(Saved entries)

____

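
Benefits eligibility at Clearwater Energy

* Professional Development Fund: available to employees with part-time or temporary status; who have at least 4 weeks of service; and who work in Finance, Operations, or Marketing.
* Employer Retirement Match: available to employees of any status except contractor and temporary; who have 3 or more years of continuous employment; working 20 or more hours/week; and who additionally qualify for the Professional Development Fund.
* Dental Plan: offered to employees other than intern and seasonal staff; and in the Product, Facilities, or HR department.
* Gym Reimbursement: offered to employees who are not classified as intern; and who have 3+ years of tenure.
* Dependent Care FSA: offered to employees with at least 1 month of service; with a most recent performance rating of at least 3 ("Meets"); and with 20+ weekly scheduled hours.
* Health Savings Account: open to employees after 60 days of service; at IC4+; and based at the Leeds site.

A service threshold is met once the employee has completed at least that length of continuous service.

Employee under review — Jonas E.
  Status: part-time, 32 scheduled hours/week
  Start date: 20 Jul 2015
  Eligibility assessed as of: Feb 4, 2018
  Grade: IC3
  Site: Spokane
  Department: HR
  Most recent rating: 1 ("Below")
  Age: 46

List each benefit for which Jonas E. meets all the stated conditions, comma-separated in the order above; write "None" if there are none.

Service from 20 Jul 2015 to Feb 4, 2018: 930 days.
Professional Development Fund — status part-time ✓; service 930 days ≥ 4 weeks (≈28 days) ✓; dept HR ✗ → not eligible.
Employer Retirement Match — status part-time ✓ (not excluded); service 930 days < 3 years (≈1095 days) ✗ → not eligible.
Dental Plan — status part-time ✓ (not excluded); dept HR ✓ → eligible.
Gym Reimbursement — status part-time ✓ (not excluded); service 930 days < 3 years (≈1095 days) ✗ → not eligible.
Dependent Care FSA — service 930 days ≥ 1 month (≈30 days) ✓; rating 1 < 3 ✗ → not eligible.
Health Savings Account — service 930 days ≥ 60 days ✓; grade IC3 < IC4 ✗ → not eligible.

Dental Plan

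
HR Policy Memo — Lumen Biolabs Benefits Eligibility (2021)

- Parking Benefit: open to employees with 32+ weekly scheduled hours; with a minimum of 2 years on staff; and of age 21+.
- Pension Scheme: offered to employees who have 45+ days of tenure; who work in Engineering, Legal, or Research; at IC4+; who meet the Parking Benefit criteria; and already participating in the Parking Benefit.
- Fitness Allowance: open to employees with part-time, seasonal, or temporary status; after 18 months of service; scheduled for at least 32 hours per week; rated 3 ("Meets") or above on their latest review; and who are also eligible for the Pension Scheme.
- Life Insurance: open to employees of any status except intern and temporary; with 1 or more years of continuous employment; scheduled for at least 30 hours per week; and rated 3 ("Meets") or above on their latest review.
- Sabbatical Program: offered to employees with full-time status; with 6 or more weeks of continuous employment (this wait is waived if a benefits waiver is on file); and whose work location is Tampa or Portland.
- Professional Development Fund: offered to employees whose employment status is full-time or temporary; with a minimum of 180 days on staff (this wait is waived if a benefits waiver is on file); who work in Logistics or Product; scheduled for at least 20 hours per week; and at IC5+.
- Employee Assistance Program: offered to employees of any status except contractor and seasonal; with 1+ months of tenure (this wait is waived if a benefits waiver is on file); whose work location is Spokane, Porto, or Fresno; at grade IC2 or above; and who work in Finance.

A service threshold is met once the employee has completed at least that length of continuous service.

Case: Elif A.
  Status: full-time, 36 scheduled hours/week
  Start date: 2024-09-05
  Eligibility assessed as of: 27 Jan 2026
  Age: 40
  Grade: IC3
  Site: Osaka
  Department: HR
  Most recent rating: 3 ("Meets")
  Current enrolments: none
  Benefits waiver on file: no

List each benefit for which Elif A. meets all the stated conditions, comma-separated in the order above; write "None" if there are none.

Life Insurance

Service from 2024-09-05 to 27 Jan 2026: 509 days.
Parking Benefit — 36 hrs/wk ≥ 32 ✓; service 509 days < 2 years (≈730 days) ✗ → not eligible.
Pension Scheme — service 509 days ≥ 45 days ✓; dept HR ✗ → not eligible.
Fitness Allowance — status full-time ✗ (requires part-time, seasonal, or temporary) → not eligible.
Life Insurance — status full-time ✓ (not excluded); service 509 days ≥ 1 year (≈365 days) ✓; 36 hrs/wk ≥ 30 ✓; rating 3 ≥ 3 ✓ → eligible.
Sabbatical Program — status full-time ✓; no waiver, service 509 days ≥ 6 weeks (≈42 days) ✓; site Osaka ✗ (not Tampa or Portland) → not eligible.
Professional Development Fund — status full-time ✓; no waiver, service 509 days ≥ 180 days ✓; dept HR ✗ → not eligible.
Employee Assistance Program — status full-time ✓ (not excluded); no waiver, service 509 days ≥ 1 month (≈30 days) ✓; site Osaka ✗ (not Spokane, Porto, or Fresno) → not eligible.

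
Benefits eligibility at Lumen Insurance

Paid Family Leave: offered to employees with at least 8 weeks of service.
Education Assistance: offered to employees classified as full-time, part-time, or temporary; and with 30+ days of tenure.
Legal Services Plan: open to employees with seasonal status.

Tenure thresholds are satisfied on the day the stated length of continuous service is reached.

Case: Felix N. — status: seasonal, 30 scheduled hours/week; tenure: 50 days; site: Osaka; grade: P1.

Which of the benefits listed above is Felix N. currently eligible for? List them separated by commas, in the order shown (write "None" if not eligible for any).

Paid Family Leave — service 50 days < 8 weeks (≈56 days) ✗ → not eligible.
Education Assistance — status seasonal ✗ (requires full-time, part-time, or temporary) → not eligible.
Legal Services Plan — status seasonal ✓ → eligible.

Legal Services Plan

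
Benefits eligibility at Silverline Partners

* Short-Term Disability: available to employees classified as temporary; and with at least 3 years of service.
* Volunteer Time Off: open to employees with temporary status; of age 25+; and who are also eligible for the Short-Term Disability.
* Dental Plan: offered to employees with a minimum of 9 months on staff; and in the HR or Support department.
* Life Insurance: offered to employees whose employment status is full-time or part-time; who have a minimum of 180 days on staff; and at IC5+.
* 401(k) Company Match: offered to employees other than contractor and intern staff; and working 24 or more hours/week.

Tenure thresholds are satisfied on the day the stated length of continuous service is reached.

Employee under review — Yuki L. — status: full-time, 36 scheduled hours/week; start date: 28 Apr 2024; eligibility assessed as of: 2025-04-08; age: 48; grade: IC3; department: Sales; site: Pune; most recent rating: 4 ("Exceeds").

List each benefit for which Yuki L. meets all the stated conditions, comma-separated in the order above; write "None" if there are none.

401(k) Company Match

Service from 28 Apr 2024 to 2025-04-08: 345 days.
Short-Term Disability — status full-time ✗ (requires temporary) → not eligible.
Volunteer Time Off — status full-time ✗ (requires temporary) → not eligible.
Dental Plan — service 345 days ≥ 9 months (≈270 days) ✓; dept Sales ✗ → not eligible.
Life Insurance — status full-time ✓; service 345 days ≥ 180 days ✓; grade IC3 < IC5 ✗ → not eligible.
401(k) Company Match — status full-time ✓ (not excluded); 36 hrs/wk ≥ 24 ✓ → eligible.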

____

Work order »
Write all the entries again precisely as they were given.

Task solution »
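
Benefits eligibility at Clearwater Energy

* Professional Development Fund: available to employees with part-time or temporary status; who have at least 4 weeks of service; and who work in Finance, Operations, or Marketing.
* Employer Retirement Match: available to employees of any status except contractor and temporary; who have 3 or more years of continuous employment; working 20 or more hours/week; and who additionally qualify for the Professional Development Fund.
* Dental Plan: offered to employees other than intern and seasonal staff; and in the Product, Facilities, or HR department.
* Gym Reimbursement: offered to employees who are not classified as intern; and who have 3+ years of tenure.
* Dependent Care FSA: offered to employees with at least 1 month of service; with a most recent performance rating of at least 3 ("Meets"); and with 20+ weekly scheduled hours.
* Health Savings Account: open to employees after 60 days of service; at IC4+; and based at the Leeds site.

A service threshold is met once the employee has completed at least that length of continuous service.

Employee under review — Jonas E.
  Status: part-time, 32 scheduled hours/week
  Start date: 20 Jul 2015
  Eligibility assessed as of: Feb 4, 2018
  Grade: IC3
  Site: Spokane
  Department: HR
  Most recent rating: 1 ("Below")
  Age: 46

List each benefit for which Jonas E. meets all the stated conditions, comma-separated in the order above; write "None" if there are none.

Service from 20 Jul 2015 to Feb 4, 2018: 930 days.
Professional Development Fund — status part-time ✓; service 930 days ≥ 4 weeks (≈28 days) ✓; dept HR ✗ → not eligible.
Employer Retirement Match — status part-time ✓ (not excluded); service 930 days < 3 years (≈1095 days) ✗ → not eligible.
Dental Plan — status part-time ✓ (not excluded); dept HR ✓ → eligible.
Gym Reimbursement — status part-time ✓ (not excluded); service 930 days < 3 years (≈1095 days) ✗ → not eligible.
Dependent Care FSA — service 930 days ≥ 1 month (≈30 days) ✓; rating 1 < 3 ✗ → not eligible.
Health Savings Account — service 930 days ≥ 60 days ✓; grade IC3 < IC4 ✗ → not eligible.

Dental Plan

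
HR Policy Memo — Lumen Biolabs Benefits Eligibility (2021)

- Parking Benefit: open to employees with 32+ weekly scheduled hours; with a minimum of 2 years on staff; and of age 21+.
- Pension Scheme: offered to employees who have 45+ days of tenure; who work in Engineering, Legal, or Research; at IC4+; who meet the Parking Benefit criteria; and already participating in the Parking Benefit.
- Fitness Allowance: open to employees with part-time, seasonal, or temporary status; after 18 months of service; scheduled for at least 32 hours per week; rated 3 ("Meets") or above on their latest review; and who are also eligible for the Pension Scheme.
- Life Insurance: open to employees of any status except intern and temporary; with 1 or more years of continuous employment; scheduled for at least 30 hours per week; and rated 3 ("Meets") or above on their latest review.
- Sabbatical Program: offered to employees with full-time status; with 6 or more weeks of continuous employment (this wait is waived if a benefits waiver is on file); and whose work location is Tampa or Portland.
- Professional Development Fund: offered to employees whose employment status is full-time or temporary; with a minimum of 180 days on staff (this wait is waived if a benefits waiver is on file); who work in Logistics or Product; scheduled for at least 20 hours per week; and at IC5+.
- Employee Assistance Program: offered to employees of any status except contractor and seasonal; with 1+ months of tenure (this wait is waived if a benefits waiver is on file); whose work location is Spokane, Porto, or Fresno; at grade IC2 or above; and who work in Finance.

A service threshold is met once the employee has completed at least that length of continuous service.

Case: Elif A.
  Status: full-time, 36 scheduled hours/week
  Start date: 2024-09-05
  Eligibility assessed as of: 27 Jan 2026
  Age: 40
  Grade: IC3
  Site: Osaka
  Department: HR
  Most recent rating: 3 ("Meets")
  Current enrolments: none
  Benefits waiver on file: no

List each benefit for which Elif A. meets all the stated conditions, comma-separated in the order above; write "None" if there are none.

Life Insurance

Service from 2024-09-05 to 27 Jan 2026: 509 days.
Parking Benefit — 36 hrs/wk ≥ 32 ✓; service 509 days < 2 years (≈730 days) ✗ → not eligible.
Pension Scheme — service 509 days ≥ 45 days ✓; dept HR ✗ → not eligible.
Fitness Allowance — status full-time ✗ (requires part-time, seasonal, or temporary) → not eligible.
Life Insurance — status full-time ✓ (not excluded); service 509 days ≥ 1 year (≈365 days) ✓; 36 hrs/wk ≥ 30 ✓; rating 3 ≥ 3 ✓ → eligible.
Sabbatical Program — status full-time ✓; no waiver, service 509 days ≥ 6 weeks (≈42 days) ✓; site Osaka ✗ (not Tampa or Portland) → not eligible.
Professional Development Fund — status full-time ✓; no waiver, service 509 days ≥ 180 days ✓; dept HR ✗ → not eligible.
Employee Assistance Program — status full-time ✓ (not excluded); no waiver, service 509 days ≥ 1 month (≈30 days) ✓; site Osaka ✗ (not Spokane, Porto, or Fresno) → not eligible.

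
Benefits eligibility at Lumen Insurance

Paid Family Leave: offered to employees with at least 8 weeks of service.
Education Assistance: offered to employees classified as full-time, part-time, or temporary; and with 30+ days of tenure.
Legal Services Plan: open to employees with seasonal status.

Tenure thresholds are satisfied on the day the stated length of continuous service is reached.

Case: Felix N. — status: seasonal, 30 scheduled hours/week; tenure: 50 days; site: Osaka; grade: P1.

Which of the benefits listed above is Felix N. currently eligible for? List them separated by commas, in the order shown (write "None" if not eligible for any).

Paid Family Leave — service 50 days < 8 weeks (≈56 days) ✗ → not eligible.
Education Assistance — status seasonal ✗ (requires full-time, part-time, or temporary) → not eligible.
Legal Services Plan — status seasonal ✓ → eligible.

Legal Services Plan

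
Benefits eligibility at Silverline Partners

* Short-Term Disability: available to employees classified as temporary; and with at least 3 years of service.
* Volunteer Time Off: open to employees with temporary status; of age 25+; and who are also eligible for the Short-Term Disability.
* Dental Plan: offered to employees with a minimum of 9 months on staff; and in the HR or Support department.
* Life Insurance: offered to employees whose employment status is full-time or part-time; who have a minimum of 180 days on staff; and at IC5+.
* 401(k) Company Match: offered to employees other than contractor and intern staff; and working 24 or more hours/week.

Tenure thresholds are satisfied on the day the stated length of continuous service is reached.

Employee under review — Yuki L. — status: full-time, 36 scheduled hours/week; start date: 28 Apr 2024; eligibility assessed as of: 2025-04-08; age: 48; grade: IC3; department: Sales; site: Pune; most recent rating: 4 ("Exceeds").

List each benefit for which Yuki L. meets all the stated conditions, comma-separated in the order above; write "None" if there are none.

401(k) Company Match

Service from 28 Apr 2024 to 2025-04-08: 345 days.
Short-Term Disability — status full-time ✗ (requires temporary) → not eligible.
Volunteer Time Off — status full-time ✗ (requires temporary) → not eligible.
Dental Plan — service 345 days ≥ 9 months (≈270 days) ✓; dept Sales ✗ → not eligible.
Life Insurance — status full-time ✓; service 345 days ≥ 180 days ✓; grade IC3 < IC5 ✗ → not eligible.
401(k) Company Match — status full-time ✓ (not excluded); 36 hrs/wk ≥ 24 ✓ → eligible.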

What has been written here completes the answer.